# Work item:
In your answer, repeat each line of the data exactly.

━━━━━━━━━━━━━━━━━━━━

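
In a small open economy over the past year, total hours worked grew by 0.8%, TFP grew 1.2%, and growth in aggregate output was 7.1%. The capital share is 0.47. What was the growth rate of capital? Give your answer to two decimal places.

11.65%

Labor's share = 1 − 0.47 = 0.53.
gY = gA + 0.53×0.8 + 0.47×g.
0.47×g = 7.1 − 1.2 − 0.424 = 5.476.
g = 5.476 / 0.47 = 11.6511%.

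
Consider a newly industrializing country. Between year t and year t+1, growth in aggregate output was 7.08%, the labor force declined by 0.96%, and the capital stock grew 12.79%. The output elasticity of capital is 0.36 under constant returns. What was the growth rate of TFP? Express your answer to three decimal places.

TFP grew 3.090%.

Labor's share = 1 − 0.36 = 0.64.
The capital stock: 0.36 × 12.79 = 4.6044 pp.
The labor force: 0.64 × (-0.96) = -0.6144 pp.
TFP growth = 7.08 − 3.99 = 3.09%.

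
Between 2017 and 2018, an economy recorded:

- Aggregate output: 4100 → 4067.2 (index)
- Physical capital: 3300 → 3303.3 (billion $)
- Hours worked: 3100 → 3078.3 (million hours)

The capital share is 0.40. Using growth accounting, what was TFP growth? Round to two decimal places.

-0.42%

Aggregate output growth = (4067.2 − 4100) / 4100 = -0.8%.
Physical capital growth = (3303.3 − 3300) / 3300 = 0.1%.
Hours worked growth = (3078.3 − 3100) / 3100 = -0.7%.
Labor's share = 1 − 0.4 = 0.6.
Physical capital: 0.4 × 0.1 = 0.04 pp.
Hours worked: 0.6 × (-0.7) = -0.42 pp.
TFP growth = -0.8 + 0.38 = -0.42%.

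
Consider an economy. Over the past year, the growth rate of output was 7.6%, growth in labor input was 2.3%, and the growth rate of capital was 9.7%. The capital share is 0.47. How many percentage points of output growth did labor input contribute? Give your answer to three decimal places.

Labor's share = 1 − 0.47 = 0.53.
Contribution = share × growth = 0.53 × 2.3 = 1.219 pp.

1.219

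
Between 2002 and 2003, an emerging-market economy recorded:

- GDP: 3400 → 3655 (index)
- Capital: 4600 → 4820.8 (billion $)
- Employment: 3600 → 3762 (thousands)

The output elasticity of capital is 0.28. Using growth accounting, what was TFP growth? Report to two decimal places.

GDP growth = (3655 − 3400) / 3400 = 7.5%.
Capital growth = (4820.8 − 4600) / 4600 = 4.8%.
Employment growth = (3762 − 3600) / 3600 = 4.5%.
Labor's share = 1 − 0.28 = 0.72.
Capital: 0.28 × 4.8 = 1.344 pp.
Employment: 0.72 × 4.5 = 3.24 pp.
TFP growth = 7.5 − 4.584 = 2.916%.

2.92%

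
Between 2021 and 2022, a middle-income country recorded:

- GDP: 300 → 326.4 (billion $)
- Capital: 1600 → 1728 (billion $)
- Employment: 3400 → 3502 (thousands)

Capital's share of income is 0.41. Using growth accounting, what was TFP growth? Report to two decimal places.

GDP growth = (326.4 − 300) / 300 = 8.8%.
Capital growth = (1728 − 1600) / 1600 = 8%.
Employment growth = (3502 − 3400) / 3400 = 3%.
Labor's share = 1 − 0.41 = 0.59.
Capital: 0.41 × 8 = 3.28 pp.
Employment: 0.59 × 3 = 1.77 pp.
TFP growth = 8.8 − 5.05 = 3.75%.

3.75%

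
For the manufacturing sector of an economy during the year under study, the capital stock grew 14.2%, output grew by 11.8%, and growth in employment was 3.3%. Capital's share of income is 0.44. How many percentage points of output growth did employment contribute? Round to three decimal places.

Labor's share = 1 − 0.44 = 0.56.
Contribution = share × growth = 0.56 × 3.3 = 1.848 pp.

1.848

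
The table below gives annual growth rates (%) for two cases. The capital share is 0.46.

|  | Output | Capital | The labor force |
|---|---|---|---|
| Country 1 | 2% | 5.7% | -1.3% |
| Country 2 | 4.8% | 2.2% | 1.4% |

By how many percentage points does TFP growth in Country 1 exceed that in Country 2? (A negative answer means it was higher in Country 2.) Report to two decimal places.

-2.95 percentage points

Labor's share = 1 − 0.46 = 0.54.
Country 1: TFP = 2 − 2.622 + 0.702 = 0.08%.
Country 2: TFP = 4.8 − 1.012 − 0.756 = 3.032%.
Difference = 0.08 − (3.032) = -2.952 pp.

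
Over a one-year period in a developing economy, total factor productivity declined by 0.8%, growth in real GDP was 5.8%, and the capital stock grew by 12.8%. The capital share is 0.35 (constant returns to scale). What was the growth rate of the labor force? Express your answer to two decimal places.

3.26%

Labor's share = 1 − 0.35 = 0.65.
gY = gA + 0.35×12.8 + 0.65×g.
0.65×g = 5.8 + 0.8 − 4.48 = 2.12.
g = 2.12 / 0.65 = 3.2615%.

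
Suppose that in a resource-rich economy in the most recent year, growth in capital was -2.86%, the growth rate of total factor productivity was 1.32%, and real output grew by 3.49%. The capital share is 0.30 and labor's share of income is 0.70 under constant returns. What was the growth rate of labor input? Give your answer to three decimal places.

Labor input grew 4.326%.

Labor's share = 1 − 0.3 = 0.7.
gY = gA + 0.3×(-2.86) + 0.7×g.
0.7×g = 3.49 − 1.32 + 0.858 = 3.028.
g = 3.028 / 0.7 = 4.32571%.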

━━━━━━━━━━━━━━━━━━━━

# Response box:
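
In a small open economy over the past year, total hours worked grew by 0.8%, TFP grew 1.2%, and growth in aggregate output was 7.1%. The capital share is 0.47. What was the growth rate of capital? Give your answer to two decimal places.

11.65%

Labor's share = 1 − 0.47 = 0.53.
gY = gA + 0.53×0.8 + 0.47×g.
0.47×g = 7.1 − 1.2 − 0.424 = 5.476.
g = 5.476 / 0.47 = 11.6511%.

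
Consider a newly industrializing country. Between year t and year t+1, growth in aggregate output was 7.08%, the labor force declined by 0.96%, and the capital stock grew 12.79%. The output elasticity of capital is 0.36 under constant returns. What was the growth rate of TFP? Express your answer to three decimal places.

TFP grew 3.090%.

Labor's share = 1 − 0.36 = 0.64.
The capital stock: 0.36 × 12.79 = 4.6044 pp.
The labor force: 0.64 × (-0.96) = -0.6144 pp.
TFP growth = 7.08 − 3.99 = 3.09%.

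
Between 2017 and 2018, an economy recorded:

- Aggregate output: 4100 → 4067.2 (index)
- Physical capital: 3300 → 3303.3 (billion $)
- Hours worked: 3100 → 3078.3 (million hours)

The capital share is 0.40. Using growth accounting, what was TFP growth? Round to two decimal places.

-0.42%

Aggregate output growth = (4067.2 − 4100) / 4100 = -0.8%.
Physical capital growth = (3303.3 − 3300) / 3300 = 0.1%.
Hours worked growth = (3078.3 − 3100) / 3100 = -0.7%.
Labor's share = 1 − 0.4 = 0.6.
Physical capital: 0.4 × 0.1 = 0.04 pp.
Hours worked: 0.6 × (-0.7) = -0.42 pp.
TFP growth = -0.8 + 0.38 = -0.42%.

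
Consider an economy. Over the past year, the growth rate of output was 7.6%, growth in labor input was 2.3%, and the growth rate of capital was 9.7%. The capital share is 0.47. How many percentage points of output growth did labor input contribute? Give your answer to three decimal places.

Labor's share = 1 − 0.47 = 0.53.
Contribution = share × growth = 0.53 × 2.3 = 1.219 pp.

1.219

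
Between 2002 and 2003, an emerging-market economy recorded:

- GDP: 3400 → 3655 (index)
- Capital: 4600 → 4820.8 (billion $)
- Employment: 3600 → 3762 (thousands)

The output elasticity of capital is 0.28. Using growth accounting, what was TFP growth? Report to two decimal places.

GDP growth = (3655 − 3400) / 3400 = 7.5%.
Capital growth = (4820.8 − 4600) / 4600 = 4.8%.
Employment growth = (3762 − 3600) / 3600 = 4.5%.
Labor's share = 1 − 0.28 = 0.72.
Capital: 0.28 × 4.8 = 1.344 pp.
Employment: 0.72 × 4.5 = 3.24 pp.
TFP growth = 7.5 − 4.584 = 2.916%.

2.92%

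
Between 2021 and 2022, a middle-income country recorded:

- GDP: 300 → 326.4 (billion $)
- Capital: 1600 → 1728 (billion $)
- Employment: 3400 → 3502 (thousands)

Capital's share of income is 0.41. Using growth accounting, what was TFP growth? Report to two decimal places.

GDP growth = (326.4 − 300) / 300 = 8.8%.
Capital growth = (1728 − 1600) / 1600 = 8%.
Employment growth = (3502 − 3400) / 3400 = 3%.
Labor's share = 1 − 0.41 = 0.59.
Capital: 0.41 × 8 = 3.28 pp.
Employment: 0.59 × 3 = 1.77 pp.
TFP growth = 8.8 − 5.05 = 3.75%.

3.75%

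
For the manufacturing sector of an economy during the year under study, the capital stock grew 14.2%, output grew by 11.8%, and growth in employment was 3.3%. Capital's share of income is 0.44. How many percentage points of output growth did employment contribute? Round to three decimal places.

Labor's share = 1 − 0.44 = 0.56.
Contribution = share × growth = 0.56 × 3.3 = 1.848 pp.

1.848

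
The table below gives annual growth rates (%) for two cases. The capital share is 0.46.

|  | Output | Capital | The labor force |
|---|---|---|---|
| Country 1 | 2% | 5.7% | -1.3% |
| Country 2 | 4.8% | 2.2% | 1.4% |

By how many percentage points does TFP growth in Country 1 exceed that in Country 2? (A negative answer means it was higher in Country 2.) Report to two decimal places.

-2.95 percentage points

Labor's share = 1 − 0.46 = 0.54.
Country 1: TFP = 2 − 2.622 + 0.702 = 0.08%.
Country 2: TFP = 4.8 − 1.012 − 0.756 = 3.032%.
Difference = 0.08 − (3.032) = -2.952 pp.

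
Over a one-year period in a developing economy, total factor productivity declined by 0.8%, growth in real GDP was 5.8%, and the capital stock grew by 12.8%. The capital share is 0.35 (constant returns to scale). What was the growth rate of the labor force? Express your answer to two decimal places.

3.26%

Labor's share = 1 − 0.35 = 0.65.
gY = gA + 0.35×12.8 + 0.65×g.
0.65×g = 5.8 + 0.8 − 4.48 = 2.12.
g = 2.12 / 0.65 = 3.2615%.

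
Suppose that in a resource-rich economy in the most recent year, growth in capital was -2.86%, the growth rate of total factor productivity was 1.32%, and real output grew by 3.49%. The capital share is 0.30 and labor's share of income is 0.70 under constant returns. What was the growth rate of labor input? Give your answer to three decimal places.

Labor input grew 4.326%.

Labor's share = 1 − 0.3 = 0.7.
gY = gA + 0.3×(-2.86) + 0.7×g.
0.7×g = 3.49 − 1.32 + 0.858 = 3.028.
g = 3.028 / 0.7 = 4.32571%.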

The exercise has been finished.